• Directions:
Examine the records below and count how many lines contain the string "committed". Give only the number.

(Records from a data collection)
================================

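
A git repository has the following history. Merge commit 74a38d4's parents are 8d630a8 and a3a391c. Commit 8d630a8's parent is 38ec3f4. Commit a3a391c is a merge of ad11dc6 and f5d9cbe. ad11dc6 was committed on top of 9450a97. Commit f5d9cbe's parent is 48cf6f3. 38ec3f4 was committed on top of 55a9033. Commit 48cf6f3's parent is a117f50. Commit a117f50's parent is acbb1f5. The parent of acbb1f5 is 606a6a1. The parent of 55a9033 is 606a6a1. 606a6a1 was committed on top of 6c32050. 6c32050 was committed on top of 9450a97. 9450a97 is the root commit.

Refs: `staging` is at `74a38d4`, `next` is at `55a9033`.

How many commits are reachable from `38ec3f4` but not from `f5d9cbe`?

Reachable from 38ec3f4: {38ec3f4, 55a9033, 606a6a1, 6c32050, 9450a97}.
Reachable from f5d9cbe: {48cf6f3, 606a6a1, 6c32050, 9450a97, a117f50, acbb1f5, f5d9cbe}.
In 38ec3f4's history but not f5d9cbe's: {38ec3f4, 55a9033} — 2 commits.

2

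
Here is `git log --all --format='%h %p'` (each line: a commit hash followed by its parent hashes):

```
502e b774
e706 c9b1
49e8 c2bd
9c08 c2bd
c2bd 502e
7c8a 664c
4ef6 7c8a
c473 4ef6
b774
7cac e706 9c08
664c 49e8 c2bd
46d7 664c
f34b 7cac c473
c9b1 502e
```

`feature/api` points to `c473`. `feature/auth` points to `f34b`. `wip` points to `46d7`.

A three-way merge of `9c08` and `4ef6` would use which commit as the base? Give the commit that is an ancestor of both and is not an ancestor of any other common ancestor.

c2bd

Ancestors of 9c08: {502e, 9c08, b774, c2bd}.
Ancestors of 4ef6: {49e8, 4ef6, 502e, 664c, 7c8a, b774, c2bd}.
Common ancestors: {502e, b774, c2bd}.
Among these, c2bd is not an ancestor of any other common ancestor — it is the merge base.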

================================

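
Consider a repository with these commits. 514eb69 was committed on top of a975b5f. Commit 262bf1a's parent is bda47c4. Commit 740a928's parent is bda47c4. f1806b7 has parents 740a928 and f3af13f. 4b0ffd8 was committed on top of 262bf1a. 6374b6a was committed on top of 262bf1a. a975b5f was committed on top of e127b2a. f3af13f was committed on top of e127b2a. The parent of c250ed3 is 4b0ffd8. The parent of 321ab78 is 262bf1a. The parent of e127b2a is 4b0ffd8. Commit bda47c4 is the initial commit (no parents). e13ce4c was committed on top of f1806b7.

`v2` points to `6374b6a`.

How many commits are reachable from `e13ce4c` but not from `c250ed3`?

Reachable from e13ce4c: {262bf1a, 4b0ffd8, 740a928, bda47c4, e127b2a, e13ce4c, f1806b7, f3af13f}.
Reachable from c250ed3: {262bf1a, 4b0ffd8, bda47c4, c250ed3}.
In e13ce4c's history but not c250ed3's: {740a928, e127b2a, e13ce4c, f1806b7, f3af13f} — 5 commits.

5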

================================

• Response:
2